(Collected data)
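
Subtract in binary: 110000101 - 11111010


Align and subtract column by column (LSB to MSB, borrowing when needed):
  110000101
- 011111010
  ---------
  col 0: (1 - 0 borrow-in) - 0 → 1 - 0 = 1, borrow out 0
  col 1: (0 - 0 borrow-in) - 1 → borrow from next column: (0+2) - 1 = 1, borrow out 1
  col 2: (1 - 1 borrow-in) - 0 → 0 - 0 = 0, borrow out 0
  col 3: (0 - 0 borrow-in) - 1 → borrow from next column: (0+2) - 1 = 1, borrow out 1
  col 4: (0 - 1 borrow-in) - 1 → borrow from next column: (-1+2) - 1 = 0, borrow out 1
  col 5: (0 - 1 borrow-in) - 1 → borrow from next column: (-1+2) - 1 = 0, borrow out 1
  col 6: (0 - 1 borrow-in) - 1 → borrow from next column: (-1+2) - 1 = 0, borrow out 1
  col 7: (1 - 1 borrow-in) - 1 → borrow from next column: (0+2) - 1 = 1, borrow out 1
  col 8: (1 - 1 borrow-in) - 0 → 0 - 0 = 0, borrow out 0
Reading bits MSB→LSB: 010001011
Strip leading zeros: 10001011
= 10001011


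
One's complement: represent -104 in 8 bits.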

(Directions for this task):
Copy every line that appears above, with each word kept as it is.

(Answer):
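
Subtract in binary: 110000101 - 11111010


Align and subtract column by column (LSB to MSB, borrowing when needed):
  110000101
- 011111010
  ---------
  col 0: (1 - 0 borrow-in) - 0 → 1 - 0 = 1, borrow out 0
  col 1: (0 - 0 borrow-in) - 1 → borrow from next column: (0+2) - 1 = 1, borrow out 1
  col 2: (1 - 1 borrow-in) - 0 → 0 - 0 = 0, borrow out 0
  col 3: (0 - 0 borrow-in) - 1 → borrow from next column: (0+2) - 1 = 1, borrow out 1
  col 4: (0 - 1 borrow-in) - 1 → borrow from next column: (-1+2) - 1 = 0, borrow out 1
  col 5: (0 - 1 borrow-in) - 1 → borrow from next column: (-1+2) - 1 = 0, borrow out 1
  col 6: (0 - 1 borrow-in) - 1 → borrow from next column: (-1+2) - 1 = 0, borrow out 1
  col 7: (1 - 1 borrow-in) - 1 → borrow from next column: (0+2) - 1 = 1, borrow out 1
  col 8: (1 - 1 borrow-in) - 0 → 0 - 0 = 0, borrow out 0
Reading bits MSB→LSB: 010001011
Strip leading zeros: 10001011
= 10001011


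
One's complement: represent -104 in 8 bits.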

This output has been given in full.